Given entries:
= = = =

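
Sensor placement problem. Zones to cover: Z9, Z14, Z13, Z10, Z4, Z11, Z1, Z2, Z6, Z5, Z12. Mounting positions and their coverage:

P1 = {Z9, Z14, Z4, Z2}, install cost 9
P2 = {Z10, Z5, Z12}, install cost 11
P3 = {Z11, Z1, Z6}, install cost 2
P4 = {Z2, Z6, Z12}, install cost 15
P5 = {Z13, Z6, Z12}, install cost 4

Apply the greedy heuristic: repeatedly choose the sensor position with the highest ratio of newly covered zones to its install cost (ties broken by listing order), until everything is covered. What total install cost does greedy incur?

Pick 1: P3 adds 3 new (Z11, Z1, Z6) at install cost 2 (ratio 3/2).
Pick 2: P5 adds 2 new (Z13, Z12) at install cost 4 (ratio 2/4).
Pick 3: P1 adds 4 new (Z9, Z14, Z4, Z2) at install cost 9 (ratio 4/9).
Pick 4: P2 adds 2 new (Z10, Z5) at install cost 11 (ratio 2/11).
Greedy total install cost: 2 + 4 + 9 + 11 = 26.

26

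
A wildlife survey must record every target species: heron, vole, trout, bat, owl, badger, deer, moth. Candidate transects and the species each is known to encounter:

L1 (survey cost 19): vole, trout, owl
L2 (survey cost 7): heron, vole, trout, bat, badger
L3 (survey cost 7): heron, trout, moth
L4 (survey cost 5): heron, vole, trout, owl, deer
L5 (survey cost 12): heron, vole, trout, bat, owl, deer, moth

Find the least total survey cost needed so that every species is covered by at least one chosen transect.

L2, L5 cover every species at survey cost 7 + 12 = 19.
Any cover uses at least 2 transects; among all covering selections none totals below 19.

19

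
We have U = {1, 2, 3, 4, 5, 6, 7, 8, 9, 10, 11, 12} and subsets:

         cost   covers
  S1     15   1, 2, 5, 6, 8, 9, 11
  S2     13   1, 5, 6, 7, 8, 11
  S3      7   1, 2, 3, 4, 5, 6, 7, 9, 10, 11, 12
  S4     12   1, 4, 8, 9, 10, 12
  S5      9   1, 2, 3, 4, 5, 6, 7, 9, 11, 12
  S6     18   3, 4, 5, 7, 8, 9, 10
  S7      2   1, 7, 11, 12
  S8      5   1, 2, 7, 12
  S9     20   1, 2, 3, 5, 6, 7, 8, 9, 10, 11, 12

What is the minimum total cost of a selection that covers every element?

19

S3, S4 cover every element at cost 7 + 12 = 19.
Any cover uses at least 2 sets; among all covering selections none totals below 19.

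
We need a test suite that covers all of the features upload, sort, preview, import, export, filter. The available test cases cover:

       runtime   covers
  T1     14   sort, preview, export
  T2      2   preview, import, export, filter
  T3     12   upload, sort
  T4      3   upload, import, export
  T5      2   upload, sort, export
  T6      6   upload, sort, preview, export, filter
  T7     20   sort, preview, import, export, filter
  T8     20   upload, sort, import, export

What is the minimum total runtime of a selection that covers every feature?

T2, T5 cover every feature at runtime 2 + 2 = 4.
Any cover uses at least 2 test cases; among all covering selections none totals below 4.

4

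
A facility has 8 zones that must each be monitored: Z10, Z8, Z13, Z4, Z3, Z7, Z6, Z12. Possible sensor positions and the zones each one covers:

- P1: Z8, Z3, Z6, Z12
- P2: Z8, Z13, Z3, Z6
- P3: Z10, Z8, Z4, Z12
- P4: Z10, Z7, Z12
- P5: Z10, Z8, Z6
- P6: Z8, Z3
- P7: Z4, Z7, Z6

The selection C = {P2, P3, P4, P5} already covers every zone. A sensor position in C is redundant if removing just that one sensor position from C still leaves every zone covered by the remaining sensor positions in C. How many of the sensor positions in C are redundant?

Drop P2: Z13, Z3 uncovered — not redundant.
Drop P3: Z4 uncovered — not redundant.
Drop P4: Z7 uncovered — not redundant.
Drop P5: the rest still cover every zone — redundant.
1 redundant: P5.

1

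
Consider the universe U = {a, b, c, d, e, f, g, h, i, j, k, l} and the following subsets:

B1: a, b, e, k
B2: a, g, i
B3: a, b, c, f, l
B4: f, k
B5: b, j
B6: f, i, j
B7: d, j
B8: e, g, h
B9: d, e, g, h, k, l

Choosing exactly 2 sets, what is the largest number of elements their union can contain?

10

Choosing B3, B9 covers {a, b, c, d, e, f, g, h, k, l} — 10 elements.
No choice of 2 sets does better; here i, j are left uncovered.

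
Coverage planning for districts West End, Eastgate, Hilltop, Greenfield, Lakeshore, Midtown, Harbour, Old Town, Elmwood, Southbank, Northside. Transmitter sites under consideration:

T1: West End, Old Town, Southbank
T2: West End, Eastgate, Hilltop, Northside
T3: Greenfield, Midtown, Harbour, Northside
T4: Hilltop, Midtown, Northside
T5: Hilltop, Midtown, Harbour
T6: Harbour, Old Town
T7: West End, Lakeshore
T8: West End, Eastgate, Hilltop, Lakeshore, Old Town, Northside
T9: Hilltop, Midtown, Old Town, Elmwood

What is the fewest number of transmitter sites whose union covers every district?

4

T1, T3, T8, T9 together cover {West End, Eastgate, Hilltop, Greenfield, Lakeshore, Midtown, Harbour, Old Town, Elmwood, Southbank, Northside} — every district.
No 3 of the 9 transmitter sites cover everything (all 84 triples fall short), so 4 is minimum.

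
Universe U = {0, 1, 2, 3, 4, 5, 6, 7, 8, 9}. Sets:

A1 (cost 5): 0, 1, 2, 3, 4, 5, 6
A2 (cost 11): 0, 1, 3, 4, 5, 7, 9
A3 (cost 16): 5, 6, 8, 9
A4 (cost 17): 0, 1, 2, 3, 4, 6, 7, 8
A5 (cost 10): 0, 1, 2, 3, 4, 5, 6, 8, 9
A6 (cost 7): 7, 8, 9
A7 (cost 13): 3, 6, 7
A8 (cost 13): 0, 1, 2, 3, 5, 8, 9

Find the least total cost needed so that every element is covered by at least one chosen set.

A1, A6 cover every element at cost 5 + 7 = 12.
Any cover uses at least 2 sets; among all covering selections none totals below 12.

12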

= = = =

Search the records for the string "moth" and return every line in which it occurs.

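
A wildlife survey must record every target species: heron, vole, trout, bat, owl, badger, deer, moth. Candidate transects and the species each is known to encounter:
L3 (survey cost 7): heron, trout, moth
L5 (survey cost 12): heron, vole, trout, bat, owl, deer, moth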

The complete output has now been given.